■ Instructions for the task: The records that appear below are to be restated word for word.

[Information shown]

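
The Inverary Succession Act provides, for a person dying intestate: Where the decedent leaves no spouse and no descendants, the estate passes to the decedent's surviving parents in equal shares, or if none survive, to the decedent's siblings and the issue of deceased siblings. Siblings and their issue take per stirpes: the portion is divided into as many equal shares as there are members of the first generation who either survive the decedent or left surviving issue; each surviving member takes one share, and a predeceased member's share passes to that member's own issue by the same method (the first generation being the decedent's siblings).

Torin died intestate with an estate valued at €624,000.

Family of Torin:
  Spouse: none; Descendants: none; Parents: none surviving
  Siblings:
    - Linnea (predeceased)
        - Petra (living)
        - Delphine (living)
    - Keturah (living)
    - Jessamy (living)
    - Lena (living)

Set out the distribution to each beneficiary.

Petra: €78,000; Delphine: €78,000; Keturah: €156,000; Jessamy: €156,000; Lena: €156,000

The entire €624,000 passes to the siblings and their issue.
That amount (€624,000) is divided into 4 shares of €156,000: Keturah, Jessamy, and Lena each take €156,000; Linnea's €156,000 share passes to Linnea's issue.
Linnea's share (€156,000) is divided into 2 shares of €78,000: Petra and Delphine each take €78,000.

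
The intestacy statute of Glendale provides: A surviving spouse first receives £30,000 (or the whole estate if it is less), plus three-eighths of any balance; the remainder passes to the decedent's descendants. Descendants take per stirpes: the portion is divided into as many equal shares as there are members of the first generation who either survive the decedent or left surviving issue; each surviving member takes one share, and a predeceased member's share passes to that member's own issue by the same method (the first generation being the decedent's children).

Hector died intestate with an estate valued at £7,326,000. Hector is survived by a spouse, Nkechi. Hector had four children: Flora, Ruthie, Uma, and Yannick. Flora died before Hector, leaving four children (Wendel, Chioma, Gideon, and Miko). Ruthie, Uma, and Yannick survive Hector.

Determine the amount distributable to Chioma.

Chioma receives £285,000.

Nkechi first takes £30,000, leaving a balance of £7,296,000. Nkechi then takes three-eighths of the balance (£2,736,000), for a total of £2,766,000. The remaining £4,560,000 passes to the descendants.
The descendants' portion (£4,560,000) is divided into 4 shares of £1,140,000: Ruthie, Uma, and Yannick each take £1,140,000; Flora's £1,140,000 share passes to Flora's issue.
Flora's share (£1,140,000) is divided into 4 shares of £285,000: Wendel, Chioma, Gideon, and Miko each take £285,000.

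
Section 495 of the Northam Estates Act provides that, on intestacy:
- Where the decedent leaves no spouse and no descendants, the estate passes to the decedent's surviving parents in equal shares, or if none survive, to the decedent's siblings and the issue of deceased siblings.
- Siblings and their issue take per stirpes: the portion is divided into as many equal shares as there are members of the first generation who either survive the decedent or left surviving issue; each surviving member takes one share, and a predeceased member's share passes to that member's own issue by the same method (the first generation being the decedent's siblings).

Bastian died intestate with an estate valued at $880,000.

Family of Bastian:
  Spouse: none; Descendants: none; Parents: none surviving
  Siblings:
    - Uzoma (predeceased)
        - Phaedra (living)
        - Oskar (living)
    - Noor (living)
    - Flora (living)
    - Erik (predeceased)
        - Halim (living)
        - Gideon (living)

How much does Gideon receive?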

[/Information shown]

■ Response to this task:
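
The Inverary Succession Act provides, for a person dying intestate: Where the decedent leaves no spouse and no descendants, the estate passes to the decedent's surviving parents in equal shares, or if none survive, to the decedent's siblings and the issue of deceased siblings. Siblings and their issue take per stirpes: the portion is divided into as many equal shares as there are members of the first generation who either survive the decedent or left surviving issue; each surviving member takes one share, and a predeceased member's share passes to that member's own issue by the same method (the first generation being the decedent's siblings).

Torin died intestate with an estate valued at €624,000.

Family of Torin:
  Spouse: none; Descendants: none; Parents: none surviving
  Siblings:
    - Linnea (predeceased)
        - Petra (living)
        - Delphine (living)
    - Keturah (living)
    - Jessamy (living)
    - Lena (living)

Set out the distribution to each beneficiary.

Petra: €78,000; Delphine: €78,000; Keturah: €156,000; Jessamy: €156,000; Lena: €156,000

The entire €624,000 passes to the siblings and their issue.
That amount (€624,000) is divided into 4 shares of €156,000: Keturah, Jessamy, and Lena each take €156,000; Linnea's €156,000 share passes to Linnea's issue.
Linnea's share (€156,000) is divided into 2 shares of €78,000: Petra and Delphine each take €78,000.

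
The intestacy statute of Glendale provides: A surviving spouse first receives £30,000 (or the whole estate if it is less), plus three-eighths of any balance; the remainder passes to the decedent's descendants. Descendants take per stirpes: the portion is divided into as many equal shares as there are members of the first generation who either survive the decedent or left surviving issue; each surviving member takes one share, and a predeceased member's share passes to that member's own issue by the same method (the first generation being the decedent's children).

Hector died intestate with an estate valued at £7,326,000. Hector is survived by a spouse, Nkechi. Hector had four children: Flora, Ruthie, Uma, and Yannick. Flora died before Hector, leaving four children (Wendel, Chioma, Gideon, and Miko). Ruthie, Uma, and Yannick survive Hector.

Determine the amount distributable to Chioma.

Chioma receives £285,000.

Nkechi first takes £30,000, leaving a balance of £7,296,000. Nkechi then takes three-eighths of the balance (£2,736,000), for a total of £2,766,000. The remaining £4,560,000 passes to the descendants.
The descendants' portion (£4,560,000) is divided into 4 shares of £1,140,000: Ruthie, Uma, and Yannick each take £1,140,000; Flora's £1,140,000 share passes to Flora's issue.
Flora's share (£1,140,000) is divided into 4 shares of £285,000: Wendel, Chioma, Gideon, and Miko each take £285,000.

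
Section 495 of the Northam Estates Act provides that, on intestacy:
- Where the decedent leaves no spouse and no descendants, the estate passes to the decedent's surviving parents in equal shares, or if none survive, to the decedent's siblings and the issue of deceased siblings.
- Siblings and their issue take per stirpes: the portion is divided into as many equal shares as there are members of the first generation who either survive the decedent or left surviving issue; each surviving member takes one share, and a predeceased member's share passes to that member's own issue by the same method (the first generation being the decedent's siblings).

Bastian died intestate with an estate valued at $880,000.

Family of Bastian:
  Spouse: none; Descendants: none; Parents: none surviving
  Siblings:
    - Uzoma (predeceased)
        - Phaedra (living)
        - Oskar (living)
    - Noor (living)
    - Flora (living)
    - Erik (predeceased)
        - Halim (living)
        - Gideon (living)

How much does Gideon receive?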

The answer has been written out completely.